(THE PROBLEM):
What follows is a set of records; give them all back exactly.

- - -

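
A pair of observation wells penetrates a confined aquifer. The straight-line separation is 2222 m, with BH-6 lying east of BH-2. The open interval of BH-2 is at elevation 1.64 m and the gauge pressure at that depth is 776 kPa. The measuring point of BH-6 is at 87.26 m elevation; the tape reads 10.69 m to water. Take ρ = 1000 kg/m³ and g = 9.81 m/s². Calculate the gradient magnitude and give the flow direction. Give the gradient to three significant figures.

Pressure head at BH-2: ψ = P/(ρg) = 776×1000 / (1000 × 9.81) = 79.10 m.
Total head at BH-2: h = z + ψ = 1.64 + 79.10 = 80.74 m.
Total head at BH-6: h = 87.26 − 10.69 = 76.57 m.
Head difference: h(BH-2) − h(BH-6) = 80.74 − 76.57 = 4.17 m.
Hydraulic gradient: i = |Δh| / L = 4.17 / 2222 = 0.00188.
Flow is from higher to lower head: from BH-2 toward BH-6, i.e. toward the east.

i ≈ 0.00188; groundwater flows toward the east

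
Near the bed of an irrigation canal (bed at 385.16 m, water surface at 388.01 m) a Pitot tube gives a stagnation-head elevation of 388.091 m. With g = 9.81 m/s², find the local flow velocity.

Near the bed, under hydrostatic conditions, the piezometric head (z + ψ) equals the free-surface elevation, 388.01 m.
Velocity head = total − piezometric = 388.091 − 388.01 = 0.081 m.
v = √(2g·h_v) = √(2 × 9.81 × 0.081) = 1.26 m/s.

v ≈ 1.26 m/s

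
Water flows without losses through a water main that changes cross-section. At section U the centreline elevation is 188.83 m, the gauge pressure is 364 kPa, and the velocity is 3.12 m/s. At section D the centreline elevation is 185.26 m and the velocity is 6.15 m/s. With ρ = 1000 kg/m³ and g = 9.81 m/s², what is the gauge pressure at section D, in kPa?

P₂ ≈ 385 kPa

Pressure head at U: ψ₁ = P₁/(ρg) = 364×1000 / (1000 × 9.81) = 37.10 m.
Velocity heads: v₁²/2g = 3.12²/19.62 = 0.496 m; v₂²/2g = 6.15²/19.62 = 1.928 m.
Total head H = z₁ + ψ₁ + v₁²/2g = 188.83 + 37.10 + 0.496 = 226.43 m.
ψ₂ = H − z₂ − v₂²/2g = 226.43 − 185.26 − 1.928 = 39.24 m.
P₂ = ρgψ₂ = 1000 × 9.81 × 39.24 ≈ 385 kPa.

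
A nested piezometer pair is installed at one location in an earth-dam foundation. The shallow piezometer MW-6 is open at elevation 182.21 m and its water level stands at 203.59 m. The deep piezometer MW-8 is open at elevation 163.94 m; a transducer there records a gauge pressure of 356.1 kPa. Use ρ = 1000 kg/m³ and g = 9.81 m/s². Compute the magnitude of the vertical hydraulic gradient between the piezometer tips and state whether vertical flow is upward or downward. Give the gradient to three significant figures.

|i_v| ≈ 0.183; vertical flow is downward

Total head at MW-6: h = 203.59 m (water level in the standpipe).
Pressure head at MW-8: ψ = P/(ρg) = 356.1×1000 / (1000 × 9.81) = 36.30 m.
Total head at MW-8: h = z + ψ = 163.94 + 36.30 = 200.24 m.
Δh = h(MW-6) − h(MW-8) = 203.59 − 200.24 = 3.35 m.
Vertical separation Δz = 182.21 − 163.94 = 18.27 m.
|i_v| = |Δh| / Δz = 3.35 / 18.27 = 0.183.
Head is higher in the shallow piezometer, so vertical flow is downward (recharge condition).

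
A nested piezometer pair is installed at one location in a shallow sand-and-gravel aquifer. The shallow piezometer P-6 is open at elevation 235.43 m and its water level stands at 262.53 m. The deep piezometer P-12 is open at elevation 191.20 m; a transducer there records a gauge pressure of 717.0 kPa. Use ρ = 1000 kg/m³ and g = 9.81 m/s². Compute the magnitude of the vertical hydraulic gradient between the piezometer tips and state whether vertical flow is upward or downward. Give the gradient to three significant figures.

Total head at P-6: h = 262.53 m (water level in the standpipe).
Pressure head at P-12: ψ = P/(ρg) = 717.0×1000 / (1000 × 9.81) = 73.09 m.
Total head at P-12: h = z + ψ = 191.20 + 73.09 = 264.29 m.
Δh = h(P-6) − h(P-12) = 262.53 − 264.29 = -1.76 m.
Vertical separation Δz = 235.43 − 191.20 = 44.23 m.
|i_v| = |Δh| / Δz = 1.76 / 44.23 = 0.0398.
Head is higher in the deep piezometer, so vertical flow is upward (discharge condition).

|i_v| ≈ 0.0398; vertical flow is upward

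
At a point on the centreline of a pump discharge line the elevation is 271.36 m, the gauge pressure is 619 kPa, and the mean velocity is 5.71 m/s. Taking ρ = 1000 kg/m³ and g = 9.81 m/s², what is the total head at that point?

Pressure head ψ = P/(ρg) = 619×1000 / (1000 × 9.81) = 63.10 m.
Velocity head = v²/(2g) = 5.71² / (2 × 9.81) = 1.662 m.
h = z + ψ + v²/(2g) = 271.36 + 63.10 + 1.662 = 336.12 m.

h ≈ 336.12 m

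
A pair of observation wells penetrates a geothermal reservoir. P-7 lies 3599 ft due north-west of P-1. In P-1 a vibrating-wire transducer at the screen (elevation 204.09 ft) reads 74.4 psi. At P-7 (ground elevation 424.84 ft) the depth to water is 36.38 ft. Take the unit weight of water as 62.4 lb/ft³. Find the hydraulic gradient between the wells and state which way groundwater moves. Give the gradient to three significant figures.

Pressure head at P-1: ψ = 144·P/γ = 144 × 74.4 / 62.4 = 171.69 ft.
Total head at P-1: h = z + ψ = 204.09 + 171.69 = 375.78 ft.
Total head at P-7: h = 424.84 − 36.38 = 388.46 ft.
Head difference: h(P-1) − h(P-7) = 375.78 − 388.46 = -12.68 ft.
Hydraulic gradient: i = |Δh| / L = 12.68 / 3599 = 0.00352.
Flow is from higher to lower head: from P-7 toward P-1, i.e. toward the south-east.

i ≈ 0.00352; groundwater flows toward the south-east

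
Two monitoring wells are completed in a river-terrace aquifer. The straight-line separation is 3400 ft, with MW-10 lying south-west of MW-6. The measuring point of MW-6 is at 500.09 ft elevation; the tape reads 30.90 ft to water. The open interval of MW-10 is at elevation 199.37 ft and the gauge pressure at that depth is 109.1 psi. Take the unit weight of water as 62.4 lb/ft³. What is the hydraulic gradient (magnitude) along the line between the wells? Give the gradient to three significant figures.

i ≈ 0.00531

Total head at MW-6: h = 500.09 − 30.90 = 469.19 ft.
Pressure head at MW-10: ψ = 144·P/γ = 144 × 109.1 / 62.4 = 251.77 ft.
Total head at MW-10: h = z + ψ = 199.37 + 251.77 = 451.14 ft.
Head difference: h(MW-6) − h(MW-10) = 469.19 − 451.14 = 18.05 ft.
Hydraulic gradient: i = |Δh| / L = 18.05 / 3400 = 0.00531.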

- - -

(ANSWER TO THE PROBLEM):
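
A pair of observation wells penetrates a confined aquifer. The straight-line separation is 2222 m, with BH-6 lying east of BH-2. The open interval of BH-2 is at elevation 1.64 m and the gauge pressure at that depth is 776 kPa. The measuring point of BH-6 is at 87.26 m elevation; the tape reads 10.69 m to water. Take ρ = 1000 kg/m³ and g = 9.81 m/s². Calculate the gradient magnitude and give the flow direction. Give the gradient to three significant figures.

Pressure head at BH-2: ψ = P/(ρg) = 776×1000 / (1000 × 9.81) = 79.10 m.
Total head at BH-2: h = z + ψ = 1.64 + 79.10 = 80.74 m.
Total head at BH-6: h = 87.26 − 10.69 = 76.57 m.
Head difference: h(BH-2) − h(BH-6) = 80.74 − 76.57 = 4.17 m.
Hydraulic gradient: i = |Δh| / L = 4.17 / 2222 = 0.00188.
Flow is from higher to lower head: from BH-2 toward BH-6, i.e. toward the east.

i ≈ 0.00188; groundwater flows toward the east

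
Near the bed of an irrigation canal (bed at 385.16 m, water surface at 388.01 m) a Pitot tube gives a stagnation-head elevation of 388.091 m. With g = 9.81 m/s², find the local flow velocity.

Near the bed, under hydrostatic conditions, the piezometric head (z + ψ) equals the free-surface elevation, 388.01 m.
Velocity head = total − piezometric = 388.091 − 388.01 = 0.081 m.
v = √(2g·h_v) = √(2 × 9.81 × 0.081) = 1.26 m/s.

v ≈ 1.26 m/s

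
Water flows without losses through a water main that changes cross-section. At section U the centreline elevation is 188.83 m, the gauge pressure is 364 kPa, and the velocity is 3.12 m/s. At section D the centreline elevation is 185.26 m and the velocity is 6.15 m/s. With ρ = 1000 kg/m³ and g = 9.81 m/s², what is the gauge pressure at section D, in kPa?

P₂ ≈ 385 kPa

Pressure head at U: ψ₁ = P₁/(ρg) = 364×1000 / (1000 × 9.81) = 37.10 m.
Velocity heads: v₁²/2g = 3.12²/19.62 = 0.496 m; v₂²/2g = 6.15²/19.62 = 1.928 m.
Total head H = z₁ + ψ₁ + v₁²/2g = 188.83 + 37.10 + 0.496 = 226.43 m.
ψ₂ = H − z₂ − v₂²/2g = 226.43 − 185.26 − 1.928 = 39.24 m.
P₂ = ρgψ₂ = 1000 × 9.81 × 39.24 ≈ 385 kPa.

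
A nested piezometer pair is installed at one location in an earth-dam foundation. The shallow piezometer MW-6 is open at elevation 182.21 m and its water level stands at 203.59 m. The deep piezometer MW-8 is open at elevation 163.94 m; a transducer there records a gauge pressure of 356.1 kPa. Use ρ = 1000 kg/m³ and g = 9.81 m/s². Compute the magnitude of the vertical hydraulic gradient between the piezometer tips and state whether vertical flow is upward or downward. Give the gradient to three significant figures.

|i_v| ≈ 0.183; vertical flow is downward

Total head at MW-6: h = 203.59 m (water level in the standpipe).
Pressure head at MW-8: ψ = P/(ρg) = 356.1×1000 / (1000 × 9.81) = 36.30 m.
Total head at MW-8: h = z + ψ = 163.94 + 36.30 = 200.24 m.
Δh = h(MW-6) − h(MW-8) = 203.59 − 200.24 = 3.35 m.
Vertical separation Δz = 182.21 − 163.94 = 18.27 m.
|i_v| = |Δh| / Δz = 3.35 / 18.27 = 0.183.
Head is higher in the shallow piezometer, so vertical flow is downward (recharge condition).

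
A nested piezometer pair is installed at one location in a shallow sand-and-gravel aquifer. The shallow piezometer P-6 is open at elevation 235.43 m and its water level stands at 262.53 m. The deep piezometer P-12 is open at elevation 191.20 m; a transducer there records a gauge pressure of 717.0 kPa. Use ρ = 1000 kg/m³ and g = 9.81 m/s². Compute the magnitude of the vertical hydraulic gradient between the piezometer tips and state whether vertical flow is upward or downward. Give the gradient to three significant figures.

Total head at P-6: h = 262.53 m (water level in the standpipe).
Pressure head at P-12: ψ = P/(ρg) = 717.0×1000 / (1000 × 9.81) = 73.09 m.
Total head at P-12: h = z + ψ = 191.20 + 73.09 = 264.29 m.
Δh = h(P-6) − h(P-12) = 262.53 − 264.29 = -1.76 m.
Vertical separation Δz = 235.43 − 191.20 = 44.23 m.
|i_v| = |Δh| / Δz = 1.76 / 44.23 = 0.0398.
Head is higher in the deep piezometer, so vertical flow is upward (discharge condition).

|i_v| ≈ 0.0398; vertical flow is upward

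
At a point on the centreline of a pump discharge line the elevation is 271.36 m, the gauge pressure is 619 kPa, and the mean velocity is 5.71 m/s. Taking ρ = 1000 kg/m³ and g = 9.81 m/s², what is the total head at that point?

Pressure head ψ = P/(ρg) = 619×1000 / (1000 × 9.81) = 63.10 m.
Velocity head = v²/(2g) = 5.71² / (2 × 9.81) = 1.662 m.
h = z + ψ + v²/(2g) = 271.36 + 63.10 + 1.662 = 336.12 m.

h ≈ 336.12 m

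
A pair of observation wells penetrates a geothermal reservoir. P-7 lies 3599 ft due north-west of P-1. In P-1 a vibrating-wire transducer at the screen (elevation 204.09 ft) reads 74.4 psi. At P-7 (ground elevation 424.84 ft) the depth to water is 36.38 ft. Take the unit weight of water as 62.4 lb/ft³. Find the hydraulic gradient between the wells and state which way groundwater moves. Give the gradient to three significant figures.

Pressure head at P-1: ψ = 144·P/γ = 144 × 74.4 / 62.4 = 171.69 ft.
Total head at P-1: h = z + ψ = 204.09 + 171.69 = 375.78 ft.
Total head at P-7: h = 424.84 − 36.38 = 388.46 ft.
Head difference: h(P-1) − h(P-7) = 375.78 − 388.46 = -12.68 ft.
Hydraulic gradient: i = |Δh| / L = 12.68 / 3599 = 0.00352.
Flow is from higher to lower head: from P-7 toward P-1, i.e. toward the south-east.

i ≈ 0.00352; groundwater flows toward the south-east

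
Two monitoring wells are completed in a river-terrace aquifer. The straight-line separation is 3400 ft, with MW-10 lying south-west of MW-6. The measuring point of MW-6 is at 500.09 ft elevation; the tape reads 30.90 ft to water. The open interval of MW-10 is at elevation 199.37 ft and the gauge pressure at that depth is 109.1 psi. Take the unit weight of water as 62.4 lb/ft³. What is the hydraulic gradient (magnitude) along the line between the wells? Give the gradient to three significant figures.

i ≈ 0.00531

Total head at MW-6: h = 500.09 − 30.90 = 469.19 ft.
Pressure head at MW-10: ψ = 144·P/γ = 144 × 109.1 / 62.4 = 251.77 ft.
Total head at MW-10: h = z + ψ = 199.37 + 251.77 = 451.14 ft.
Head difference: h(MW-6) − h(MW-10) = 469.19 − 451.14 = 18.05 ft.
Hydraulic gradient: i = |Δh| / L = 18.05 / 3400 = 0.00531.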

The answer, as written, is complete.